Task objective
Repeat the entries that follow, exactly as they are written.

Stored data
══════════════════════════════

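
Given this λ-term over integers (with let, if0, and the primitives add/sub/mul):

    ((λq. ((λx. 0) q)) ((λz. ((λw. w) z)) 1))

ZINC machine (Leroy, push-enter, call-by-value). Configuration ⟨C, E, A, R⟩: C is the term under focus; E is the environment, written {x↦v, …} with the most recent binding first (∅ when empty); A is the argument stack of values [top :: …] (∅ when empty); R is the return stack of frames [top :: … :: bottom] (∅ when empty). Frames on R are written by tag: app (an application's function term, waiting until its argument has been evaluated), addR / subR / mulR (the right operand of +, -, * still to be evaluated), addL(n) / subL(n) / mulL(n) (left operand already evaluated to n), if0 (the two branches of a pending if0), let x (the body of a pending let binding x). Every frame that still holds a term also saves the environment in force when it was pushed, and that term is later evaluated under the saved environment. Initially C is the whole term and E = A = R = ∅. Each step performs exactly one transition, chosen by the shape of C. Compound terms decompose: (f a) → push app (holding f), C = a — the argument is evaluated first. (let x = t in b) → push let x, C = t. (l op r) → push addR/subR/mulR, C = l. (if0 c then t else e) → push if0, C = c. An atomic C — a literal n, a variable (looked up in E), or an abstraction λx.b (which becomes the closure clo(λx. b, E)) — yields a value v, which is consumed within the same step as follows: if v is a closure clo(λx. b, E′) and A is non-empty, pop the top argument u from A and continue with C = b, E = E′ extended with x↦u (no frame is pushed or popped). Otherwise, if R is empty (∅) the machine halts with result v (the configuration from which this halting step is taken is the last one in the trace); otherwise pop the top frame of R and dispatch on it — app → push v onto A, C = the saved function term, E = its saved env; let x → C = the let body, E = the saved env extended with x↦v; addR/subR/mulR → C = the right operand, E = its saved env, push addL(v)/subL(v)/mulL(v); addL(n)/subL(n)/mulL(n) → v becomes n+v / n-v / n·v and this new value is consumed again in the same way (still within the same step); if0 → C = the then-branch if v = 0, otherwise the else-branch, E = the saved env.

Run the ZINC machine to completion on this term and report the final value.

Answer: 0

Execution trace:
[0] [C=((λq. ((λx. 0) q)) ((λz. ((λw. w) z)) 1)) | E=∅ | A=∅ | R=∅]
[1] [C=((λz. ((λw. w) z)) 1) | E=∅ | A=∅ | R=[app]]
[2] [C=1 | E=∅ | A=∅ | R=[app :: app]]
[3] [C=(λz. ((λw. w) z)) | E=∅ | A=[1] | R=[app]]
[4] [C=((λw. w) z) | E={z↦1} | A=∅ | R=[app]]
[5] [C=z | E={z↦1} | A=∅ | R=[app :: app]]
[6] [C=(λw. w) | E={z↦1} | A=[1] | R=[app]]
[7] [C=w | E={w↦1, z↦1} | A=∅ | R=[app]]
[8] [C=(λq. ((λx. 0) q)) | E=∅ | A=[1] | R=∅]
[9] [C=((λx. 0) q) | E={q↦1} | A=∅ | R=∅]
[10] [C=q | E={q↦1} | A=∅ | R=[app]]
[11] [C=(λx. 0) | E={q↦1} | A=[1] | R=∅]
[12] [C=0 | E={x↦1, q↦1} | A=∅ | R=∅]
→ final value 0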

══════════════════════════════

Exercise output
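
Given this λ-term over integers (with let, if0, and the primitives add/sub/mul):

    ((λq. ((λx. 0) q)) ((λz. ((λw. w) z)) 1))

ZINC machine (Leroy, push-enter, call-by-value). Configuration ⟨C, E, A, R⟩: C is the term under focus; E is the environment, written {x↦v, …} with the most recent binding first (∅ when empty); A is the argument stack of values [top :: …] (∅ when empty); R is the return stack of frames [top :: … :: bottom] (∅ when empty). Frames on R are written by tag: app (an application's function term, waiting until its argument has been evaluated), addR / subR / mulR (the right operand of +, -, * still to be evaluated), addL(n) / subL(n) / mulL(n) (left operand already evaluated to n), if0 (the two branches of a pending if0), let x (the body of a pending let binding x). Every frame that still holds a term also saves the environment in force when it was pushed, and that term is later evaluated under the saved environment. Initially C is the whole term and E = A = R = ∅. Each step performs exactly one transition, chosen by the shape of C. Compound terms decompose: (f a) → push app (holding f), C = a — the argument is evaluated first. (let x = t in b) → push let x, C = t. (l op r) → push addR/subR/mulR, C = l. (if0 c then t else e) → push if0, C = c. An atomic C — a literal n, a variable (looked up in E), or an abstraction λx.b (which becomes the closure clo(λx. b, E)) — yields a value v, which is consumed within the same step as follows: if v is a closure clo(λx. b, E′) and A is non-empty, pop the top argument u from A and continue with C = b, E = E′ extended with x↦u (no frame is pushed or popped). Otherwise, if R is empty (∅) the machine halts with result v (the configuration from which this halting step is taken is the last one in the trace); otherwise pop the top frame of R and dispatch on it — app → push v onto A, C = the saved function term, E = its saved env; let x → C = the let body, E = the saved env extended with x↦v; addR/subR/mulR → C = the right operand, E = its saved env, push addL(v)/subL(v)/mulL(v); addL(n)/subL(n)/mulL(n) → v becomes n+v / n-v / n·v and this new value is consumed again in the same way (still within the same step); if0 → C = the then-branch if v = 0, otherwise the else-branch, E = the saved env.

Run the ZINC machine to completion on this term and report the final value.

Answer: 0

Execution trace:
[0] [C=((λq. ((λx. 0) q)) ((λz. ((λw. w) z)) 1)) | E=∅ | A=∅ | R=∅]
[1] [C=((λz. ((λw. w) z)) 1) | E=∅ | A=∅ | R=[app]]
[2] [C=1 | E=∅ | A=∅ | R=[app :: app]]
[3] [C=(λz. ((λw. w) z)) | E=∅ | A=[1] | R=[app]]
[4] [C=((λw. w) z) | E={z↦1} | A=∅ | R=[app]]
[5] [C=z | E={z↦1} | A=∅ | R=[app :: app]]
[6] [C=(λw. w) | E={z↦1} | A=[1] | R=[app]]
[7] [C=w | E={w↦1, z↦1} | A=∅ | R=[app]]
[8] [C=(λq. ((λx. 0) q)) | E=∅ | A=[1] | R=∅]
[9] [C=((λx. 0) q) | E={q↦1} | A=∅ | R=∅]
[10] [C=q | E={q↦1} | A=∅ | R=[app]]
[11] [C=(λx. 0) | E={q↦1} | A=[1] | R=∅]
[12] [C=0 | E={x↦1, q↦1} | A=∅ | R=∅]
→ final value 0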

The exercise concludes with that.